▸ Data
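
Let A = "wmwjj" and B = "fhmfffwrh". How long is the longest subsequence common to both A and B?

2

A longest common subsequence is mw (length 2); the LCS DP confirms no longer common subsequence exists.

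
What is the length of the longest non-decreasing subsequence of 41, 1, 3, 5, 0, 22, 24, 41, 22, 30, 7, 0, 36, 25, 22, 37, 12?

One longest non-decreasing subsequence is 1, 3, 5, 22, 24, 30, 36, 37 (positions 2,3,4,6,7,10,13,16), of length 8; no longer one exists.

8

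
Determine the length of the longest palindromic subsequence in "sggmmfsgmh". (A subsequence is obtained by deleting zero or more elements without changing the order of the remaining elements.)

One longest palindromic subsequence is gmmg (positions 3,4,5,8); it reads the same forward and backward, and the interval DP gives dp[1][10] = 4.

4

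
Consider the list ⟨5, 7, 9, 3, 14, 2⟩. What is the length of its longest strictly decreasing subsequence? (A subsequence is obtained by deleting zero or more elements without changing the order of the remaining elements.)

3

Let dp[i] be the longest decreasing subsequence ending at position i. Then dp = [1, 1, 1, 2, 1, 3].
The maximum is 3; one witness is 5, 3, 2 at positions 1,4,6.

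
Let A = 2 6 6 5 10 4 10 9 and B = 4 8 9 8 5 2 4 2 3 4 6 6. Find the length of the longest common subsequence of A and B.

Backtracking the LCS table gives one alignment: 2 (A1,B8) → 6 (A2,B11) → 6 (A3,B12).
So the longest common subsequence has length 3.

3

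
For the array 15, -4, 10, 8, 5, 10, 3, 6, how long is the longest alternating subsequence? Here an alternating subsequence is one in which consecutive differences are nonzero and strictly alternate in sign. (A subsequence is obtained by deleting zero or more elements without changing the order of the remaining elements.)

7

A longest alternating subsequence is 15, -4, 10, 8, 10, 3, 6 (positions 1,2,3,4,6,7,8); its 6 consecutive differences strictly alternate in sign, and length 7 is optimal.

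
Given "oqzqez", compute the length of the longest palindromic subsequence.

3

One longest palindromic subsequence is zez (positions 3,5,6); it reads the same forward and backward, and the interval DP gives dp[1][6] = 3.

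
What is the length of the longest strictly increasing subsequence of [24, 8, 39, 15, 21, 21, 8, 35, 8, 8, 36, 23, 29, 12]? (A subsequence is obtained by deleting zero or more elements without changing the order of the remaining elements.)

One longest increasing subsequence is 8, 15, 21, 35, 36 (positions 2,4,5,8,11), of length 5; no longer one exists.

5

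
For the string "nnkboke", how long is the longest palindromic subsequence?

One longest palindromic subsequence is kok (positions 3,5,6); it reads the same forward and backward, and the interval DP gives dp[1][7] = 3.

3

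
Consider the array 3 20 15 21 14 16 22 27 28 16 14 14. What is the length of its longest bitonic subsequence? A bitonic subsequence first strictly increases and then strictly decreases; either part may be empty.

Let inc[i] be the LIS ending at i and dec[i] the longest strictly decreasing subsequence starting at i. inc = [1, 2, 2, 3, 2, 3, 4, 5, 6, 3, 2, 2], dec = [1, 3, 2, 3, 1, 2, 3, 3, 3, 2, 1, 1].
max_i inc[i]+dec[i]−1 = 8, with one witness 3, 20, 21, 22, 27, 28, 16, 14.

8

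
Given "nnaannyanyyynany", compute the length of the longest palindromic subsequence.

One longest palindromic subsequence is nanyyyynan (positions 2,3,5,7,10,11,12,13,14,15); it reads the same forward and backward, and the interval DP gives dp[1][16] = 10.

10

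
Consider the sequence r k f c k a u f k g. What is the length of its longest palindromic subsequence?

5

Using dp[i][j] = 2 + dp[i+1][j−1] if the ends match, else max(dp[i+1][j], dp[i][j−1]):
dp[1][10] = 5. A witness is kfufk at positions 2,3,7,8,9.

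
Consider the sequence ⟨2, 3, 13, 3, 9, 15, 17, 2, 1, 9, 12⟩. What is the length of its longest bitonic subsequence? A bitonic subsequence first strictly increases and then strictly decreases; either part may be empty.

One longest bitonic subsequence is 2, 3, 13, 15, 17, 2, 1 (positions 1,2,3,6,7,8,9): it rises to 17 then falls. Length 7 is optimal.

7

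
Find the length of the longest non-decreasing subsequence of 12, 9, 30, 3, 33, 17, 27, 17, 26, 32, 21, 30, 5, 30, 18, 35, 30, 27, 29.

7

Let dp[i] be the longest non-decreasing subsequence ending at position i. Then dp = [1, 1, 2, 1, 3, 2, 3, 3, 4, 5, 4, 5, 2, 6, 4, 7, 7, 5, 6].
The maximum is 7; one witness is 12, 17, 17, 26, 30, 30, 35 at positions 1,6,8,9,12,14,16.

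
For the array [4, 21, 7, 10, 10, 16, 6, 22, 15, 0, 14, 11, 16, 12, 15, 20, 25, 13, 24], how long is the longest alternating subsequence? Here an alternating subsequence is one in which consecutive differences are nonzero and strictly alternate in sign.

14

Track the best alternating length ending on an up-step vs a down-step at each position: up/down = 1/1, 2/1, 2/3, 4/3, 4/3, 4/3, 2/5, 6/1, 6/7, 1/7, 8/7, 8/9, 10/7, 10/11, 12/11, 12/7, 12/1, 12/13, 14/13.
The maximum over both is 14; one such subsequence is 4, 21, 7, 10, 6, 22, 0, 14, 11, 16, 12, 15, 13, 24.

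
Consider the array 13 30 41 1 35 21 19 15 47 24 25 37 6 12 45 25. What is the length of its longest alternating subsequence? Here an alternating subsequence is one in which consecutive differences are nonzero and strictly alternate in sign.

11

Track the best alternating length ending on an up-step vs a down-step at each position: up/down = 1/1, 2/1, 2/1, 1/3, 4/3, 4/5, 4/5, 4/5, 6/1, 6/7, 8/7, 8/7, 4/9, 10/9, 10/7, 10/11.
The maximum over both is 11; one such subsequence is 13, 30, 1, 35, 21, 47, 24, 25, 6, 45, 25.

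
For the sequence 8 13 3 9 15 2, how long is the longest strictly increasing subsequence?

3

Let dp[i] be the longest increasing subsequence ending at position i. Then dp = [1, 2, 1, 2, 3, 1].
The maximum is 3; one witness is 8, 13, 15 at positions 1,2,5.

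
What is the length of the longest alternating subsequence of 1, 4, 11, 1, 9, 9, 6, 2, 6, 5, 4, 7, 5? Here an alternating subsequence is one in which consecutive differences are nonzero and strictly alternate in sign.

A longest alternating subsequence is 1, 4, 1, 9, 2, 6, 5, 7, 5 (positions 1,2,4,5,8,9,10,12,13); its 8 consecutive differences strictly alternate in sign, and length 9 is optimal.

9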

▸ Task requirements
The records above should be reproduced in full, exactly as they read.

▸ Exercise result
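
Let A = "wmwjj" and B = "fhmfffwrh". How long is the longest subsequence common to both A and B?

2

A longest common subsequence is mw (length 2); the LCS DP confirms no longer common subsequence exists.

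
What is the length of the longest non-decreasing subsequence of 41, 1, 3, 5, 0, 22, 24, 41, 22, 30, 7, 0, 36, 25, 22, 37, 12?

One longest non-decreasing subsequence is 1, 3, 5, 22, 24, 30, 36, 37 (positions 2,3,4,6,7,10,13,16), of length 8; no longer one exists.

8

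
Determine the length of the longest palindromic subsequence in "sggmmfsgmh". (A subsequence is obtained by deleting zero or more elements without changing the order of the remaining elements.)

One longest palindromic subsequence is gmmg (positions 3,4,5,8); it reads the same forward and backward, and the interval DP gives dp[1][10] = 4.

4

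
Consider the list ⟨5, 7, 9, 3, 14, 2⟩. What is the length of its longest strictly decreasing subsequence? (A subsequence is obtained by deleting zero or more elements without changing the order of the remaining elements.)

3

Let dp[i] be the longest decreasing subsequence ending at position i. Then dp = [1, 1, 1, 2, 1, 3].
The maximum is 3; one witness is 5, 3, 2 at positions 1,4,6.

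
Let A = 2 6 6 5 10 4 10 9 and B = 4 8 9 8 5 2 4 2 3 4 6 6. Find the length of the longest common subsequence of A and B.

Backtracking the LCS table gives one alignment: 2 (A1,B8) → 6 (A2,B11) → 6 (A3,B12).
So the longest common subsequence has length 3.

3

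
For the array 15, -4, 10, 8, 5, 10, 3, 6, how long is the longest alternating subsequence? Here an alternating subsequence is one in which consecutive differences are nonzero and strictly alternate in sign. (A subsequence is obtained by deleting zero or more elements without changing the order of the remaining elements.)

7

A longest alternating subsequence is 15, -4, 10, 8, 10, 3, 6 (positions 1,2,3,4,6,7,8); its 6 consecutive differences strictly alternate in sign, and length 7 is optimal.

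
Given "oqzqez", compute the length of the longest palindromic subsequence.

3

One longest palindromic subsequence is zez (positions 3,5,6); it reads the same forward and backward, and the interval DP gives dp[1][6] = 3.

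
What is the length of the longest strictly increasing subsequence of [24, 8, 39, 15, 21, 21, 8, 35, 8, 8, 36, 23, 29, 12]? (A subsequence is obtained by deleting zero or more elements without changing the order of the remaining elements.)

One longest increasing subsequence is 8, 15, 21, 35, 36 (positions 2,4,5,8,11), of length 5; no longer one exists.

5

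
For the string "nnkboke", how long is the longest palindromic subsequence?

One longest palindromic subsequence is kok (positions 3,5,6); it reads the same forward and backward, and the interval DP gives dp[1][7] = 3.

3

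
Consider the array 3 20 15 21 14 16 22 27 28 16 14 14. What is the length of its longest bitonic subsequence? A bitonic subsequence first strictly increases and then strictly decreases; either part may be empty.

Let inc[i] be the LIS ending at i and dec[i] the longest strictly decreasing subsequence starting at i. inc = [1, 2, 2, 3, 2, 3, 4, 5, 6, 3, 2, 2], dec = [1, 3, 2, 3, 1, 2, 3, 3, 3, 2, 1, 1].
max_i inc[i]+dec[i]−1 = 8, with one witness 3, 20, 21, 22, 27, 28, 16, 14.

8

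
Given "nnaannyanyyynany", compute the length of the longest palindromic subsequence.

One longest palindromic subsequence is nanyyyynan (positions 2,3,5,7,10,11,12,13,14,15); it reads the same forward and backward, and the interval DP gives dp[1][16] = 10.

10

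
Consider the sequence r k f c k a u f k g. What is the length of its longest palindromic subsequence?

5

Using dp[i][j] = 2 + dp[i+1][j−1] if the ends match, else max(dp[i+1][j], dp[i][j−1]):
dp[1][10] = 5. A witness is kfufk at positions 2,3,7,8,9.

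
Consider the sequence ⟨2, 3, 13, 3, 9, 15, 17, 2, 1, 9, 12⟩. What is the length of its longest bitonic subsequence? A bitonic subsequence first strictly increases and then strictly decreases; either part may be empty.

One longest bitonic subsequence is 2, 3, 13, 15, 17, 2, 1 (positions 1,2,3,6,7,8,9): it rises to 17 then falls. Length 7 is optimal.

7

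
Find the length of the longest non-decreasing subsequence of 12, 9, 30, 3, 33, 17, 27, 17, 26, 32, 21, 30, 5, 30, 18, 35, 30, 27, 29.

7

Let dp[i] be the longest non-decreasing subsequence ending at position i. Then dp = [1, 1, 2, 1, 3, 2, 3, 3, 4, 5, 4, 5, 2, 6, 4, 7, 7, 5, 6].
The maximum is 7; one witness is 12, 17, 17, 26, 30, 30, 35 at positions 1,6,8,9,12,14,16.

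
For the array [4, 21, 7, 10, 10, 16, 6, 22, 15, 0, 14, 11, 16, 12, 15, 20, 25, 13, 24], how long is the longest alternating subsequence? Here an alternating subsequence is one in which consecutive differences are nonzero and strictly alternate in sign.

14

Track the best alternating length ending on an up-step vs a down-step at each position: up/down = 1/1, 2/1, 2/3, 4/3, 4/3, 4/3, 2/5, 6/1, 6/7, 1/7, 8/7, 8/9, 10/7, 10/11, 12/11, 12/7, 12/1, 12/13, 14/13.
The maximum over both is 14; one such subsequence is 4, 21, 7, 10, 6, 22, 0, 14, 11, 16, 12, 15, 13, 24.

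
Consider the array 13 30 41 1 35 21 19 15 47 24 25 37 6 12 45 25. What is the length of its longest alternating subsequence? Here an alternating subsequence is one in which consecutive differences are nonzero and strictly alternate in sign.

11

Track the best alternating length ending on an up-step vs a down-step at each position: up/down = 1/1, 2/1, 2/1, 1/3, 4/3, 4/5, 4/5, 4/5, 6/1, 6/7, 8/7, 8/7, 4/9, 10/9, 10/7, 10/11.
The maximum over both is 11; one such subsequence is 13, 30, 1, 35, 21, 47, 24, 25, 6, 45, 25.

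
For the sequence 8 13 3 9 15 2, how long is the longest strictly increasing subsequence?

3

Let dp[i] be the longest increasing subsequence ending at position i. Then dp = [1, 2, 1, 2, 3, 1].
The maximum is 3; one witness is 8, 13, 15 at positions 1,2,5.

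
What is the length of the longest alternating subsequence of 1, 4, 11, 1, 9, 9, 6, 2, 6, 5, 4, 7, 5? Here an alternating subsequence is one in which consecutive differences are nonzero and strictly alternate in sign.

A longest alternating subsequence is 1, 4, 1, 9, 2, 6, 5, 7, 5 (positions 1,2,4,5,8,9,10,12,13); its 8 consecutive differences strictly alternate in sign, and length 9 is optimal.

9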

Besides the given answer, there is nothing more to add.